BEGIN DATA TO EXAMINE
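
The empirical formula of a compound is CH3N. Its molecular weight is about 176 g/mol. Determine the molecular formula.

C6H18N6

Empirical-formula mass = 29.04 g/mol
n = 176 / 29.04 = 6.06 ≈ 6
Molecular formula = (CH3N)6 = C6H18N6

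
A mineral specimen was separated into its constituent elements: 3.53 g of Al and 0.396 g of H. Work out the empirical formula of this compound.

Moles — Al: 3.53 / 26.98 = 0.1308 mol; H: 0.396 / 1.008 = 0.3929 mol
Smallest is Al at 0.1308 mol; normalising gives Al 1.000, H 3.003
→ AlH3

AlH3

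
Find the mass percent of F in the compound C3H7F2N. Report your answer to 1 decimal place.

Molar mass = 3(12.01) + 7(1.008) + 2(19.00) + 1(14.01) = 95.096 g/mol
Mass of F per mole = 2 × 19.00 = 38.000 g
% F = 38.000 / 95.096 × 100 = 40.0%

40.0%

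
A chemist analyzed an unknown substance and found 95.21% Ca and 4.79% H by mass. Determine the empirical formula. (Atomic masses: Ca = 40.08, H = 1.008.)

Assume 100 g: 95.21 g Ca, 4.79 g H.
Ca: 95.21 g ÷ 40.08 g/mol = 2.375 mol
H: 4.79 g ÷ 1.008 g/mol = 4.752 mol
Smallest is Ca at 2.375 mol; normalising gives Ca 1.000, H 2.000
Ratio ≈ 1:2, so the empirical formula is CaH2

CaH2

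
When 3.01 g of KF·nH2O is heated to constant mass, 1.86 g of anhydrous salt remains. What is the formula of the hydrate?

KF·2H2O

Mass of water lost = 3.01 − 1.86 = 1.15 g → 1.15 / 18.02 = 0.06382 mol H2O
Molar mass of KF = 58.10 g/mol → mol KF = 1.86 / 58.10 = 0.03201
n = 0.06382 / 0.03201 = 1.99 ≈ 2 → KF·2H2O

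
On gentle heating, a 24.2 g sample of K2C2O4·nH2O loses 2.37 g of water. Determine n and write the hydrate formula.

Mass of anhydrous K2C2O4 = 24.2 − 2.37 = 21.83 g
mol H2O = 2.37 / 18.02 = 0.1315
Molar mass of K2C2O4 = 166.22 g/mol → mol K2C2O4 = 21.83 / 166.22 = 0.1313
n = 0.1315 / 0.1313 = 1.00 ≈ 1 → K2C2O4·H2O

K2C2O4·H2O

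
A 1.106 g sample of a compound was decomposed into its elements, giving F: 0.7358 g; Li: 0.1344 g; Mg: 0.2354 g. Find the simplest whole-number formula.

F4Li2Mg

n(F) = 0.7358/19.00 = 0.03873, n(Li) = 0.1344/6.94 = 0.01937, n(Mg) = 0.2354/24.31 = 0.009683
Smallest is Mg at 0.009683 mol; normalising gives F 3.999, Li 2.000, Mg 1.000
Ratio ≈ 4:2:1, so the empirical formula is F4Li2Mg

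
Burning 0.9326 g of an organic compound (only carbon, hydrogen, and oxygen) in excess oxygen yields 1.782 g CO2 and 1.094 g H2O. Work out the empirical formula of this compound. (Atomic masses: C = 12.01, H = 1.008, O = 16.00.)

mol C = 1.782 / 44.01 = 0.04049; mass C = 0.04049 × 12.01 = 0.4863 g
mol H = 2 × (1.094 / 18.02) = 0.1214; mass H = 0.1214 × 1.008 = 0.1224 g
mass O = 0.9326 − (0.6087) = 0.3239 g → mol O = 0.02024
Ratios (÷ 0.02024): C 2.000, H 5.998, O 1.000
≈ 2:6:1 → C2H6O

C2H6O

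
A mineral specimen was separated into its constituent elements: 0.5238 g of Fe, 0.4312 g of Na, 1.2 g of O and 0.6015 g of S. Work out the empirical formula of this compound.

FeNa2O8S2

Moles — Fe: 0.5238 / 55.85 = 0.009379 mol; Na: 0.4312 / 22.99 = 0.01876 mol; O: 1.2 / 16.00 = 0.075 mol; S: 0.6015 / 32.07 = 0.01876 mol
Smallest is Fe at 0.009379 mol; normalising gives Fe 1.000, Na 2.000, O 7.997, S 2.000
≈ 1:2:8:2 → FeNa2O8S2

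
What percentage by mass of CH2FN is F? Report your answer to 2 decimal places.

Molar mass = 1(12.01) + 2(1.008) + 1(19.00) + 1(14.01) = 47.036 g/mol
Mass of F per mole = 1 × 19.00 = 19.000 g
% F = 19.000 / 47.036 × 100 = 40.39%

40.39%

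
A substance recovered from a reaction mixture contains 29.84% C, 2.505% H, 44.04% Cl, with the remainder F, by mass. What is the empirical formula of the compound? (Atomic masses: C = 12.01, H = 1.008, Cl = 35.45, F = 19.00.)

Assume 100 g: 29.84 g C, 2.505 g H, 44.04 g Cl, 23.615 g F.
C: 29.84 g ÷ 12.01 g/mol = 2.485 mol
H: 2.505 g ÷ 1.008 g/mol = 2.485 mol
Cl: 44.04 g ÷ 35.45 g/mol = 1.242 mol
F: 23.615 g ÷ 19.00 g/mol = 1.243 mol
Divide by the smallest (1.242 mol Cl): C 2.000, H 2.000, Cl 1.000, F 1.000
Ratio ≈ 2:2:1:1, so the empirical formula is C2H2ClF

C2H2ClF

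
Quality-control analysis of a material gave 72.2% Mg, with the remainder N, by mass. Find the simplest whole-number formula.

Assume 100 g: 72.2 g Mg, 27.8 g N.
n(Mg) = 72.2/24.31 = 2.97, n(N) = 27.8/14.01 = 1.984
Smallest is N at 1.984 mol; normalising gives Mg 1.497, N 1.000
×2: Mg 2.99, N 2.00 → Mg3N2

Mg3N2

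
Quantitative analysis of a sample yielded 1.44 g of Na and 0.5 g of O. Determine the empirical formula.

Na2O

n(Na) = 1.44/22.99 = 0.06264, n(O) = 0.5/16.00 = 0.03125
Ratios (÷ 0.03125): Na 2.004, O 1.000
≈ 2:1 → Na2O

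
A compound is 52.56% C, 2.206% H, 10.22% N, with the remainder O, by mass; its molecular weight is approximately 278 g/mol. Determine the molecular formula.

Assume 100 g: 52.56 g C, 2.206 g H, 10.22 g N, 35.014 g O.
Moles — C: 52.56 / 12.01 = 4.376 mol; H: 2.206 / 1.008 = 2.188 mol; N: 10.22 / 14.01 = 0.7295 mol; O: 35.014 / 16.00 = 2.188 mol
Smallest is N at 0.7295 mol; normalising gives C 5.999, H 3.000, N 1.000, O 3.000
Ratio ≈ 6:3:1:3, so the empirical formula is C6H3NO3
Empirical-formula mass = 137.09 g/mol
n = 278 / 137.09 = 2.03 ≈ 2
Molecular formula = (C6H3NO3)×2 = C12H6N2O6

C12H6N2O6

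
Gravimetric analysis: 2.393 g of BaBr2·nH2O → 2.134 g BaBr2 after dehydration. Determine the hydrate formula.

Mass of water lost = 2.393 − 2.134 = 0.259 g → 0.259 / 18.02 = 0.01437 mol H2O
Molar mass of BaBr2 = 297.13 g/mol → mol BaBr2 = 2.134 / 297.13 = 0.007182
n = 0.01437 / 0.007182 = 2.00 ≈ 2 → BaBr2·2H2O

BaBr2·2H2O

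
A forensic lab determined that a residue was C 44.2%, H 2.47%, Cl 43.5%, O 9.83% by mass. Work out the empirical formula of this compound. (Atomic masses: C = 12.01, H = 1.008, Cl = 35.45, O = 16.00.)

Assume 100 g: 44.2 g C, 2.47 g H, 43.5 g Cl, 9.83 g O.
C: 44.2 g ÷ 12.01 g/mol = 3.68 mol
H: 2.47 g ÷ 1.008 g/mol = 2.45 mol
Cl: 43.5 g ÷ 35.45 g/mol = 1.227 mol
O: 9.83 g ÷ 16.00 g/mol = 0.6144 mol
Smallest is O at 0.6144 mol; normalising gives C 5.990, H 3.988, Cl 1.997, O 1.000
→ C6H4Cl2O

C6H4Cl2O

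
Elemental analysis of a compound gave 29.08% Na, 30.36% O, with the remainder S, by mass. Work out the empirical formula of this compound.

Na2O3S2

Assume 100 g: 29.08 g Na, 30.36 g O, 40.56 g S.
Moles — Na: 29.08 / 22.99 = 1.265 mol; O: 30.36 / 16.00 = 1.897 mol; S: 40.56 / 32.07 = 1.265 mol
Divide by the smallest (1.265 mol S): Na 1.000, O 1.500, S 1.000
Scaling by 2: Na 2.00, O 3.00, S 2.00 → Na2O3S2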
END DATA TO EXAMINE
▶ [EXERCISE]:
Could you print the lines above, exactly as written, from the line containing "Elemental analysis of" through the final one?

▶ [EXERCISE ANSWER]:
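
Elemental analysis of a compound gave 29.08% Na, 30.36% O, with the remainder S, by mass. Work out the empirical formula of this compound.

Na2O3S2

Assume 100 g: 29.08 g Na, 30.36 g O, 40.56 g S.
Moles — Na: 29.08 / 22.99 = 1.265 mol; O: 30.36 / 16.00 = 1.897 mol; S: 40.56 / 32.07 = 1.265 mol
Divide by the smallest (1.265 mol S): Na 1.000, O 1.500, S 1.000
Scaling by 2: Na 2.00, O 3.00, S 2.00 → Na2O3S2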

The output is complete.